▸ **What the task asks**
Return the lines of the data below exactly. Start at the first and end with the line containing "Answer: 990".

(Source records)
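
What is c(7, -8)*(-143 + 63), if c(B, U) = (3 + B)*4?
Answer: -3200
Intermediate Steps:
c(B, U) = 12 + 4*B
c(7, -8)*(-143 + 63) = (12 + 4*7)*(-143 + 63) = (12 + 28)*(-80) = 40*(-80) = -3200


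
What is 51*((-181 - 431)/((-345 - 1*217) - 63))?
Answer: 31212/625 ≈ 49.939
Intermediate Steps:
51*((-181 - 431)/((-345 - 1*217) - 63)) = 51*(-612/((-345 - 217) - 63)) = 51*(-612/(-562 - 63)) = 51*(-612/(-625)) = 51*(-612*(-1/625)) = 51*(612/625) = 31212/625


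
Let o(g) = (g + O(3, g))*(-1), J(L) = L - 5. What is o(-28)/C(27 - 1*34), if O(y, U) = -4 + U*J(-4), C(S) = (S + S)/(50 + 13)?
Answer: 990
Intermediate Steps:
J(L) = -5 + L
C(S) = 2*S/63 (C(S) = (2*S)/63 = (2*S)*(1/63) = 2*S/63)
O(y, U) = -4 - 9*U (O(y, U) = -4 + U*(-5 - 4) = -4 + U*(-9) = -4 - 9*U)
o(g) = 4 + 8*g (o(g) = (g + (-4 - 9*g))*(-1) = (-4 - 8*g)*(-1) = 4 + 8*g)
o(-28)/C(27 - 1*34) = (4 + 8*(-28))/((2*(27 - 1*34)/63)) = (4 - 224)/((2*(27 - 34)/63)) = -220/((2/63)*(-7)) = -220/(-2/9) = -220*(-9/2) = 990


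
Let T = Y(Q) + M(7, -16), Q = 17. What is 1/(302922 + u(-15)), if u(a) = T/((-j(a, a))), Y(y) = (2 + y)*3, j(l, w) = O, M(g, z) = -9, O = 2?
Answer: 1/302898 ≈ 3.3014e-6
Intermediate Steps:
j(l, w) = 2
Y(y) = 6 + 3*y
T = 48 (T = (6 + 3*17) - 9 = (6 + 51) - 9 = 57 - 9 = 48)
u(a) = -24 (u(a) = 48/((-1*2)) = 48/(-2) = 48*(-1/2) = -24)
1/(302922 + u(-15)) = 1/(302922 - 24) = 1/302898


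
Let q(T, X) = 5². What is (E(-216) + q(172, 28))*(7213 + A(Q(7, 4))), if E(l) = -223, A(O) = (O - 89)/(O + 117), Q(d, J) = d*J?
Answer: -207073152/145 ≈ -1.4281e+6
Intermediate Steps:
Q(d, J) = J*d
q(T, X) = 25
A(O) = (-89 + O)/(117 + O)
(E(-216) + q(172, 28))*(7213 + A(Q(7, 4))) = (-223 + 25)*(7213 + (-89 + 4*7)/(117 + 4*7)) = -198*(7213 + (-89 + 28)/(117 + 28)) = -198*(7213 - 61/145) = -198*1045824/145 = -207073152/145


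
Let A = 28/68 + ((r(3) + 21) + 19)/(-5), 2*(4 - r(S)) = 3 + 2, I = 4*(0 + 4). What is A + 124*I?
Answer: 335939/170 ≈ 1976.1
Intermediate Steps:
I = 16 (I = 4*4 = 16)
r(S) = 3/2 (r(S) = 4 - (3 + 2)/2 = 4 - 1/2*5 = 4 - 5/2 = 3/2)
A = -1341/170 (A = 28/68 + ((3/2 + 21) + 19)/(-5) = 28*(1/68) + (45/2 + 19)*(-1/5) = 7/17 + (83/2)*(-1/5) = 7/17 - 83/10 = -1341/170 ≈ -7.8882)
A + 124*I = -1341/170 + 124*16 = -1341/170 + 1984 = 335939/170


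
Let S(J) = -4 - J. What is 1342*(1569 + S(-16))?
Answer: 2121702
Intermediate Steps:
1342*(1569 + S(-16)) = 1342*(1569 + (-4 - 1*(-16))) = 1342*(1569 + (-4 + 16)) = 1342*(1569 + 12) = 1342*1581 = 2121702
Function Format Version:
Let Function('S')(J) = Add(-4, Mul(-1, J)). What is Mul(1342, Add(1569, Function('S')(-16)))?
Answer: 2121702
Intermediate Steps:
Mul(1342, Add(1569, Function('S')(-16))) = Mul(1342, Add(1569, Add(-4, Mul(-1, -16)))) = Mul(1342, Add(1569, Add(-4, 16))) = Mul(1342, Add(1569, 12)) = Mul(1342, 1581) = 2121702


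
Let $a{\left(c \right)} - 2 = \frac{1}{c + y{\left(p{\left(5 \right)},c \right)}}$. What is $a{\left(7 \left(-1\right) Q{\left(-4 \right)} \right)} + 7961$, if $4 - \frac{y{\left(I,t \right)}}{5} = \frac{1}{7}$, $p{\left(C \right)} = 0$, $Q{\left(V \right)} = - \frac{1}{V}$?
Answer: $\frac{3909861}{491} \approx 7963.1$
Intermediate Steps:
$y{\left(I,t \right)} = \frac{135}{7}$ ($y{\left(I,t \right)} = 20 - \frac{5}{7} = \frac{135}{7}$)
$a{\left(c \right)} = 2 + \frac{1}{\frac{135}{7} + c}$ ($a{\left(c \right)} = 2 + \frac{1}{c + \frac{135}{7}} = 2 + \frac{1}{\frac{135}{7} + c}$)
$a{\left(7 \left(-1\right) Q{\left(-4 \right)} \right)} + 7961 = \frac{277 + 14 \cdot 7 \left(-1\right) \left(- \frac{1}{-4}\right)}{135 + 7 \cdot 7 \left(-1\right) \left(- \frac{1}{-4}\right)} + 7961 = \frac{277 + 14 \left(- 7 \left(\left(-1\right) \left(- \frac{1}{4}\right)\right)\right)}{135 + 7 \left(- 7 \left(\left(-1\right) \left(- \frac{1}{4}\right)\right)\right)} + 7961 = \frac{277 + 14 \left(\left(-7\right) \frac{1}{4}\right)}{135 + 7 \left(\left(-7\right) \frac{1}{4}\right)} + 7961 = \frac{277 + 14 \left(- \frac{7}{4}\right)}{135 + 7 \left(- \frac{7}{4}\right)} + 7961 = \frac{277 - \frac{49}{2}}{135 - \frac{49}{4}} + 7961 = \frac{1}{\frac{491}{4}} \cdot \frac{505}{2} + 7961 = \frac{4}{491} \cdot \frac{505}{2} + 7961 = \frac{1010}{491} + 7961 = \frac{3909861}{491}$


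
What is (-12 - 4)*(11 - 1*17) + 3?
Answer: 99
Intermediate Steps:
(-12 - 4)*(11 - 1*17) + 3 = -16*(11 - 17) + 3 = -16*(-6) + 3 = 96 + 3 = 99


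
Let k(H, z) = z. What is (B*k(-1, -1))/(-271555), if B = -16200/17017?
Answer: -3240/924210287 ≈ -3.5057e-6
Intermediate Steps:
B = -16200/17017 (B = -16200*1/17017 = -16200/17017 ≈ -0.95199)
(B*k(-1, -1))/(-271555) = -16200/17017*(-1)/(-271555) = (16200/17017)*(-1/271555) = -3240/924210287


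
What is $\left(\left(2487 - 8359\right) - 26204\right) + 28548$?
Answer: $-3528$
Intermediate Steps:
$\left(\left(2487 - 8359\right) - 26204\right) + 28548 = \left(-5872 - 26204\right) + 28548 = -32076 + 28548 = -3528$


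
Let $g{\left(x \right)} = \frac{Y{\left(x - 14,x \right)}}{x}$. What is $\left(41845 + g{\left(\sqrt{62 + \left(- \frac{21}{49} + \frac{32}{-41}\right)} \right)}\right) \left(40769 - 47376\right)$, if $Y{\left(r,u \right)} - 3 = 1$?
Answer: $-276469915 - \frac{26428 \sqrt{5007289}}{17447} \approx -2.7647 \cdot 10^{8}$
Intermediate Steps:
$Y{\left(r,u \right)} = 4$ ($Y{\left(r,u \right)} = 3 + 1 = 4$)
$g{\left(x \right)} = \frac{4}{x}$
$\left(41845 + g{\left(\sqrt{62 + \left(- \frac{21}{49} + \frac{32}{-41}\right)} \right)}\right) \left(40769 - 47376\right) = \left(41845 + \frac{4}{\sqrt{62 + \left(- \frac{21}{49} + \frac{32}{-41}\right)}}\right) \left(40769 - 47376\right) = \left(41845 + \frac{4}{\sqrt{62 + \left(\left(-21\right) \frac{1}{49} + 32 \left(- \frac{1}{41}\right)\right)}}\right) \left(-6607\right) = \left(41845 + \frac{4}{\sqrt{62 - \frac{347}{287}}}\right) \left(-6607\right) = \left(41845 + \frac{4}{\sqrt{\frac{17447}{287}}}\right) \left(-6607\right) = \left(41845 + \frac{4}{\frac{1}{287} \sqrt{5007289}}\right) \left(-6607\right) = \left(41845 + 4 \frac{\sqrt{5007289}}{17447}\right) \left(-6607\right) = \left(41845 + \frac{4 \sqrt{5007289}}{17447}\right) \left(-6607\right) = -276469915 - \frac{26428 \sqrt{5007289}}{17447}$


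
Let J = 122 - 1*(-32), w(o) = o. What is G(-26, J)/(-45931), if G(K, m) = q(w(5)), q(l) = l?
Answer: -5/45931 ≈ -0.00010886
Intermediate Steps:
J = 154 (J = 122 + 32 = 154)
G(K, m) = 5
G(-26, J)/(-45931) = 5/(-45931) = 5*(-1/45931) = -5/45931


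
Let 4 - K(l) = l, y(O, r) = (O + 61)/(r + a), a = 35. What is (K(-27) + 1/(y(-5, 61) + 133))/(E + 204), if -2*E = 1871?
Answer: -99410/2345189 ≈ -0.042389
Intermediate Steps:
y(O, r) = (61 + O)/(35 + r) (y(O, r) = (O + 61)/(r + 35) = (61 + O)/(35 + r))
E = -1871/2 (E = -½*1871 = -1871/2 ≈ -935.50)
K(l) = 4 - l
(K(-27) + 1/(y(-5, 61) + 133))/(E + 204) = ((4 - 1*(-27)) + 1/((61 - 5)/(35 + 61) + 133))/(-1871/2 + 204) = ((4 + 27) + 1/(56/96 + 133))/(-1463/2) = (31 + 1/((1/96)*56 + 133))*(-2/1463) = (31 + 1/(7/12 + 133))*(-2/1463) = (31 + 1/(1603/12))*(-2/1463) = (31 + 12/1603)*(-2/1463) = (49705/1603)*(-2/1463) = -99410/2345189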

▸ **Result**
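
What is c(7, -8)*(-143 + 63), if c(B, U) = (3 + B)*4?
Answer: -3200
Intermediate Steps:
c(B, U) = 12 + 4*B
c(7, -8)*(-143 + 63) = (12 + 4*7)*(-143 + 63) = (12 + 28)*(-80) = 40*(-80) = -3200


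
What is 51*((-181 - 431)/((-345 - 1*217) - 63))?
Answer: 31212/625 ≈ 49.939
Intermediate Steps:
51*((-181 - 431)/((-345 - 1*217) - 63)) = 51*(-612/((-345 - 217) - 63)) = 51*(-612/(-562 - 63)) = 51*(-612/(-625)) = 51*(-612*(-1/625)) = 51*(612/625) = 31212/625


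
Let o(g) = (g + O(3, g))*(-1), J(L) = L - 5. What is o(-28)/C(27 - 1*34), if O(y, U) = -4 + U*J(-4), C(S) = (S + S)/(50 + 13)?
Answer: 990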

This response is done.